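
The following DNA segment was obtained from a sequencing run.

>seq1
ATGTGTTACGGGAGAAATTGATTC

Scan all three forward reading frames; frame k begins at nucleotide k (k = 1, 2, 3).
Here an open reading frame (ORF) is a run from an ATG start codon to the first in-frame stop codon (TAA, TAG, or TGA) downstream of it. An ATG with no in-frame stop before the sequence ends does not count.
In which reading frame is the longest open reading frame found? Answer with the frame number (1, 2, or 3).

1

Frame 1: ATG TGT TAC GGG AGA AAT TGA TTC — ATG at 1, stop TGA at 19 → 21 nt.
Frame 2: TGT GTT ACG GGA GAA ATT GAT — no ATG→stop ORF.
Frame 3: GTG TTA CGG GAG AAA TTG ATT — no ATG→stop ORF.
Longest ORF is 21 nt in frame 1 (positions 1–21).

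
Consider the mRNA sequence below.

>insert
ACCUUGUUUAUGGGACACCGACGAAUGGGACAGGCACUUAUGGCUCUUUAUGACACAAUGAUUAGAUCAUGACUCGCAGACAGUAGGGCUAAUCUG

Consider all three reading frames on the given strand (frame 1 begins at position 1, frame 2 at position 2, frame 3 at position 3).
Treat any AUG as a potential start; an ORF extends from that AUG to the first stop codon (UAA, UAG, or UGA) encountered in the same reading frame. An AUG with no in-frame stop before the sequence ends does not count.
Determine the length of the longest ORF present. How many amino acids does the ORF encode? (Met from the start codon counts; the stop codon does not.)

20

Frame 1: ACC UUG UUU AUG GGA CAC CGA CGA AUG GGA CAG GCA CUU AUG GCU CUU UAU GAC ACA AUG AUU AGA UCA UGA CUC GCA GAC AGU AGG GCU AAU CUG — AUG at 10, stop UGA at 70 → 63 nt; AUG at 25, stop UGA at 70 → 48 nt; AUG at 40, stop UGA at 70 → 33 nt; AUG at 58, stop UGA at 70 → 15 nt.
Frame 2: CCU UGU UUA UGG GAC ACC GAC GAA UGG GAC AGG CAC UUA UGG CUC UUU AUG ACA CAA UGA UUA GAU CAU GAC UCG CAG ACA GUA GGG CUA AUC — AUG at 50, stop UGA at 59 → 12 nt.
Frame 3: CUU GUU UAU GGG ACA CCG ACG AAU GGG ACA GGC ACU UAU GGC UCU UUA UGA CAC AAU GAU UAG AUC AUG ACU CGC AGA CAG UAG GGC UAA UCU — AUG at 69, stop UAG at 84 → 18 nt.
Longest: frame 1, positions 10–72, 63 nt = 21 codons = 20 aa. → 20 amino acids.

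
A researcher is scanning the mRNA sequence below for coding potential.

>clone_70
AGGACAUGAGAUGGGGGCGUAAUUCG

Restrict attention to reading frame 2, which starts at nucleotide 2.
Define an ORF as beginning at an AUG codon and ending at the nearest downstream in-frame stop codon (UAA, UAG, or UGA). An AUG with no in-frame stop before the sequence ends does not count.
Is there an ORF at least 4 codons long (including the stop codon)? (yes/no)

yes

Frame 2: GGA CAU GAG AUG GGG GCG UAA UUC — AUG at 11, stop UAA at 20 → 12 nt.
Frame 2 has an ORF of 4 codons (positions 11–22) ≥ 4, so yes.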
•••••
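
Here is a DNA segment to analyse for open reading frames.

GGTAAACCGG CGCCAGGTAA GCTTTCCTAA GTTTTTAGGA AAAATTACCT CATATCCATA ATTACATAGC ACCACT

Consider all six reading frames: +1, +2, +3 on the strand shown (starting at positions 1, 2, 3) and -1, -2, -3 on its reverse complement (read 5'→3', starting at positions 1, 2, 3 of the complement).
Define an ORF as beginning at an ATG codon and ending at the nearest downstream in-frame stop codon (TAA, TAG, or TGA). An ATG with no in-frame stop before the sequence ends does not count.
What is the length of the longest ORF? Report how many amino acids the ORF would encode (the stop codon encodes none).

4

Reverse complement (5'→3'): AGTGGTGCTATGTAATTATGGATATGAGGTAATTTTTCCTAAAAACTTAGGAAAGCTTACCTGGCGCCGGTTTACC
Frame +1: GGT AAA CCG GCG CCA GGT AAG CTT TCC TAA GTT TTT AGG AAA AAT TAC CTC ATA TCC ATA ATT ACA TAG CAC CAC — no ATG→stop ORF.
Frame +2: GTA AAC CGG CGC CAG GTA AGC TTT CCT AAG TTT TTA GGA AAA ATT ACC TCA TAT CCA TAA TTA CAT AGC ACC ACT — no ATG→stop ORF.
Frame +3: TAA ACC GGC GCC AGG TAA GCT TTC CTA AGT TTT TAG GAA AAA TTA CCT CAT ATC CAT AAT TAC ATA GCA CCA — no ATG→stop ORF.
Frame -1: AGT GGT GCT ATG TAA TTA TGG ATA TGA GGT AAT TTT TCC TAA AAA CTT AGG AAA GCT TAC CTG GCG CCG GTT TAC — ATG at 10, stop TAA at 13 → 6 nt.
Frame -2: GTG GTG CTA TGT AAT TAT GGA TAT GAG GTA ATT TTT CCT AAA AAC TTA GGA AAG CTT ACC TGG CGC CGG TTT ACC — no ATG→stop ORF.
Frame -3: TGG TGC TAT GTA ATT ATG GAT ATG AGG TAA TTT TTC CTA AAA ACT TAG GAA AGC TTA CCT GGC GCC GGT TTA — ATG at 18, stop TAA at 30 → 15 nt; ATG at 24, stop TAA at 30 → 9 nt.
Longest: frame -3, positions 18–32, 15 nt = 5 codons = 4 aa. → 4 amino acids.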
•••••
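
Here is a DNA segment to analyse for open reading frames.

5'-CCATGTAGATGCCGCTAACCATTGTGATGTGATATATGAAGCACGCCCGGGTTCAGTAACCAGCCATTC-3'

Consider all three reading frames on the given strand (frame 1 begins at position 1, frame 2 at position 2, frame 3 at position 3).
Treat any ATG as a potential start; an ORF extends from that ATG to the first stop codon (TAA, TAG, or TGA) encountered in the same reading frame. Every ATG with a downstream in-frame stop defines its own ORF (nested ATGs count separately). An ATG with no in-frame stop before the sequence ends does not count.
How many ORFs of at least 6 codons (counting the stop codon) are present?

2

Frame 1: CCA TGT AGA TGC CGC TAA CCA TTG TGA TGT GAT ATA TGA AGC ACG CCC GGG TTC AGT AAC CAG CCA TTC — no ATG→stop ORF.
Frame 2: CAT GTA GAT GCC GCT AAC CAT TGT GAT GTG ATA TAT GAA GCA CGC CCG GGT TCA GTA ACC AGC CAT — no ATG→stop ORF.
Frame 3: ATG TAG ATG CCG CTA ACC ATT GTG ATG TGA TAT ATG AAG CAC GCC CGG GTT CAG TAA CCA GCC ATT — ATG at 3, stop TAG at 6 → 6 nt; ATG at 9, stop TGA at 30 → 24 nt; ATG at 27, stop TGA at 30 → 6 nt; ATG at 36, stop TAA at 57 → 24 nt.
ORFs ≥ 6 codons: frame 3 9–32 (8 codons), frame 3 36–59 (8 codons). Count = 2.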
•••••
# REQUIRED WORK:
Go through the records above, find every line with the word "first", and list those lines.

# SOLUTION BELOW:
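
Here an open reading frame (ORF) is a run from an ATG start codon to the first in-frame stop codon (TAA, TAG, or TGA) downstream of it. An ATG with no in-frame stop before the sequence ends does not count.
Treat any AUG as a potential start; an ORF extends from that AUG to the first stop codon (UAA, UAG, or UGA) encountered in the same reading frame. An AUG with no in-frame stop before the sequence ends does not count.
Treat any ATG as a potential start; an ORF extends from that ATG to the first stop codon (TAA, TAG, or TGA) encountered in the same reading frame. Every ATG with a downstream in-frame stop defines its own ORF (nested ATGs count separately). An ATG with no in-frame stop before the sequence ends does not count.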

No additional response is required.